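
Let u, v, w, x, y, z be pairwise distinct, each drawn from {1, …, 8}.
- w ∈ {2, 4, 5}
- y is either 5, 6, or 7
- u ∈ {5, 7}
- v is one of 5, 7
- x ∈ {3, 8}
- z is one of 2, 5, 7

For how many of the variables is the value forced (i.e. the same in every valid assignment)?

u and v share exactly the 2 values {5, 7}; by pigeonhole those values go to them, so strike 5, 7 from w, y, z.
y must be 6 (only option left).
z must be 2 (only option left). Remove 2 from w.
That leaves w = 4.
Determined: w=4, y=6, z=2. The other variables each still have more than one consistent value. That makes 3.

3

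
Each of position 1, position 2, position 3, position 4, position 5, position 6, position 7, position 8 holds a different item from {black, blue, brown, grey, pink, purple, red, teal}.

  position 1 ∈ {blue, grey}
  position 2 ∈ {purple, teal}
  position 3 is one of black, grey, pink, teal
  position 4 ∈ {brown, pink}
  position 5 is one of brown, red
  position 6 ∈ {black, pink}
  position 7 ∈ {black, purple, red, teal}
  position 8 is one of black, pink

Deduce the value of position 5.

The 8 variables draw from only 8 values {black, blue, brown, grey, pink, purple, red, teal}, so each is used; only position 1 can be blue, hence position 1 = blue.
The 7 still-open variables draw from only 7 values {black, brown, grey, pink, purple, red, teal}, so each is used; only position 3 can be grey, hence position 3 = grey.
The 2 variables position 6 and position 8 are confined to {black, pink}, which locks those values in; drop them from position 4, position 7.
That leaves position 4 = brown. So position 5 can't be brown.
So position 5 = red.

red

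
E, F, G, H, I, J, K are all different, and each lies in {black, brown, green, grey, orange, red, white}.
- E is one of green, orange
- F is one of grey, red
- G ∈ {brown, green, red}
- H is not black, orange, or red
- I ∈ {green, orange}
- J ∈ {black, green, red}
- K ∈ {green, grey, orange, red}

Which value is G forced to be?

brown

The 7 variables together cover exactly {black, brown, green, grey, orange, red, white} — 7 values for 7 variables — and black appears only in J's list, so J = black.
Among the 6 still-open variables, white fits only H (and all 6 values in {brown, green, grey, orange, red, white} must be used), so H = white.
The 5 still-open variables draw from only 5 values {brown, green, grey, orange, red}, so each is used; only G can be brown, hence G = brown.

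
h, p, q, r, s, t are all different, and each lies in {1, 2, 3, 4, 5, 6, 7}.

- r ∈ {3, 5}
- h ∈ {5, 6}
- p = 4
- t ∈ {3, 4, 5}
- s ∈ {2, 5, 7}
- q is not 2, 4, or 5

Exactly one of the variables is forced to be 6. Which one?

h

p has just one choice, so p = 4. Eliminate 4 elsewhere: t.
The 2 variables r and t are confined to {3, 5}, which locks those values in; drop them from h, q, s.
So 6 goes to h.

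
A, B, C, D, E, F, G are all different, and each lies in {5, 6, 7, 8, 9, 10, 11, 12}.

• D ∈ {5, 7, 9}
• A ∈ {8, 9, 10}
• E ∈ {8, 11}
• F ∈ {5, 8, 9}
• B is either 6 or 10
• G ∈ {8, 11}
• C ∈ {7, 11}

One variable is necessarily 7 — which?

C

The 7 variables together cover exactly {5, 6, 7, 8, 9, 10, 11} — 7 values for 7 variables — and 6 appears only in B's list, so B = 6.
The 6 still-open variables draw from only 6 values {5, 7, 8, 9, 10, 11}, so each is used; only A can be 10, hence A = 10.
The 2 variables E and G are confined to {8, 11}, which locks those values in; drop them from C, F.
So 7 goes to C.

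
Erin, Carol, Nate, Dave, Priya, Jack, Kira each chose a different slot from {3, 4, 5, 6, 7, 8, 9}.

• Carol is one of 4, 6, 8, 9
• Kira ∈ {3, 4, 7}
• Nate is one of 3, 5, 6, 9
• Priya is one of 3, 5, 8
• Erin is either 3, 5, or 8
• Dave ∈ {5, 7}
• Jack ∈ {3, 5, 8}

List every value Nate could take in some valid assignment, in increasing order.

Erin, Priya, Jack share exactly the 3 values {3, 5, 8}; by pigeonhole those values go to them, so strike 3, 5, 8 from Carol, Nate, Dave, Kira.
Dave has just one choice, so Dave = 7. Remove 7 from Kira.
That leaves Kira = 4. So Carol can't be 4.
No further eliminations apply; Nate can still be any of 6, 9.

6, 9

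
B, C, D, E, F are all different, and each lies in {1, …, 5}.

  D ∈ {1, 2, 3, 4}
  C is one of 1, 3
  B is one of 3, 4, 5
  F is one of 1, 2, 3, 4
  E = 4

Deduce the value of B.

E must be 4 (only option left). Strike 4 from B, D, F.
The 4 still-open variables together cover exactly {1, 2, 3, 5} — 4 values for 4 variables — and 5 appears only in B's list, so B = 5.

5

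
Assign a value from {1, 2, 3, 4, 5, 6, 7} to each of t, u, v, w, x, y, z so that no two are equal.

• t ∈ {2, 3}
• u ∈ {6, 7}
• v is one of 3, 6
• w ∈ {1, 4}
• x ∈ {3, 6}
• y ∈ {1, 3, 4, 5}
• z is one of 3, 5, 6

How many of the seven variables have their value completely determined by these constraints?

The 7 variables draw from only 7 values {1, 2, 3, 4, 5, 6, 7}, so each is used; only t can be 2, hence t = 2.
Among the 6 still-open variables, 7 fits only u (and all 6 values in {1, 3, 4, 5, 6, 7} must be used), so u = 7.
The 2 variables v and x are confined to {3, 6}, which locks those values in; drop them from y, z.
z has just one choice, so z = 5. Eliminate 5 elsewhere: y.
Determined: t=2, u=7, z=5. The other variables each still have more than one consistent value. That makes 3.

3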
• • • •
▶ Aim of the exercise
Among the lines of the data, identify those with the word "lies". Copy each of them.

▶ Output for this exercise
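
E, F, G, H, I, J, K are all different, and each lies in {black, brown, green, grey, orange, red, white}.
h, p, q, r, s, t are all different, and each lies in {1, 2, 3, 4, 5, 6, 7}.
A, B, C, D, E, F, G are all different, and each lies in {5, 6, 7, 8, 9, 10, 11, 12}.
B, C, D, E, F are all different, and each lies in {1, …, 5}.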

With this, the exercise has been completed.